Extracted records
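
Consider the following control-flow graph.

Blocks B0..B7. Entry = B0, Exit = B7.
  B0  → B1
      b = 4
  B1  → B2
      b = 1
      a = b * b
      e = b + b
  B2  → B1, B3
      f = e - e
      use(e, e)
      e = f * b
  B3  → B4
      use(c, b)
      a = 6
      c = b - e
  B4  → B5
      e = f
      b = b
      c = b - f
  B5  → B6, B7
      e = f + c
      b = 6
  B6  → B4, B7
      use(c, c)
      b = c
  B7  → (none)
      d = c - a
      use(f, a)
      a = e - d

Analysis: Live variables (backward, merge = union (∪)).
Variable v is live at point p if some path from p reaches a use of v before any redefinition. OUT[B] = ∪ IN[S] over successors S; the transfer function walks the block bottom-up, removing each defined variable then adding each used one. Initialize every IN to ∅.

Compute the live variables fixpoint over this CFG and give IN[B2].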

* * *

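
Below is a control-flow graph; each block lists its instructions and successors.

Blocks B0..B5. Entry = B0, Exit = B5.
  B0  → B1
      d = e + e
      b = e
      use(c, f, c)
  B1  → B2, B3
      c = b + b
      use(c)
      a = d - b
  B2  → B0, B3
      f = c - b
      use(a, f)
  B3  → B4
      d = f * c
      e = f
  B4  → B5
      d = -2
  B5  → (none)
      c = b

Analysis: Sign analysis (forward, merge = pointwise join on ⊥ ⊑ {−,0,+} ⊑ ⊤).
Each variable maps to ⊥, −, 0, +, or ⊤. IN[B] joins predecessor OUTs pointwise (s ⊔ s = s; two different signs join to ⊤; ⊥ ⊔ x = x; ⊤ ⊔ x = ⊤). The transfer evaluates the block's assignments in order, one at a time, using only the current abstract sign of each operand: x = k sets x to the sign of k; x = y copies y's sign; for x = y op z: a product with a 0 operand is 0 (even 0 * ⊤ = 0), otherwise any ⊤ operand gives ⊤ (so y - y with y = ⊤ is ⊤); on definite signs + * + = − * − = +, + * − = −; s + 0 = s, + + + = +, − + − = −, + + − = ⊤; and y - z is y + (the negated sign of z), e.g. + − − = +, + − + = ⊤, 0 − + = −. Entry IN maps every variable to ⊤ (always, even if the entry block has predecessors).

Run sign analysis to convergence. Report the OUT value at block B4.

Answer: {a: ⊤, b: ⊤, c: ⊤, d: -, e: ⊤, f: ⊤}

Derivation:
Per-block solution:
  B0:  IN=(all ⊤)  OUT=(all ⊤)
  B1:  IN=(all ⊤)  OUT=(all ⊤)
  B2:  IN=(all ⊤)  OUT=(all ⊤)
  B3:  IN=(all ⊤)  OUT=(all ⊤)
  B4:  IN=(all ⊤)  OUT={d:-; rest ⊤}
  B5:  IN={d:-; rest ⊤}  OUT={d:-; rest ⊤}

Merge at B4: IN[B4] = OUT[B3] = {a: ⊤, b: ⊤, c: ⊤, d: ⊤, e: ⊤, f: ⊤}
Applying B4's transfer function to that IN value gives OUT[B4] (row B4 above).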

[PROBLEM STATEMENT]: From the records above, give again exactly the lines running from the line with "Consider the following control-flow graph." to the line with "Compute the live", inclusive.

[SOLUTION TO THIS PROBLEM]:
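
Consider the following control-flow graph.

Blocks B0..B7. Entry = B0, Exit = B7.
  B0  → B1
      b = 4
  B1  → B2
      b = 1
      a = b * b
      e = b + b
  B2  → B1, B3
      f = e - e
      use(e, e)
      e = f * b
  B3  → B4
      use(c, b)
      a = 6
      c = b - e
  B4  → B5
      e = f
      b = b
      c = b - f
  B5  → B6, B7
      e = f + c
      b = 6
  B6  → B4, B7
      use(c, c)
      b = c
  B7  → (none)
      d = c - a
      use(f, a)
      a = e - d

Analysis: Live variables (backward, merge = union (∪)).
Variable v is live at point p if some path from p reaches a use of v before any redefinition. OUT[B] = ∪ IN[S] over successors S; the transfer function walks the block bottom-up, removing each defined variable then adding each used one. Initialize every IN to ∅.

Compute the live variables fixpoint over this CFG and give IN[B2].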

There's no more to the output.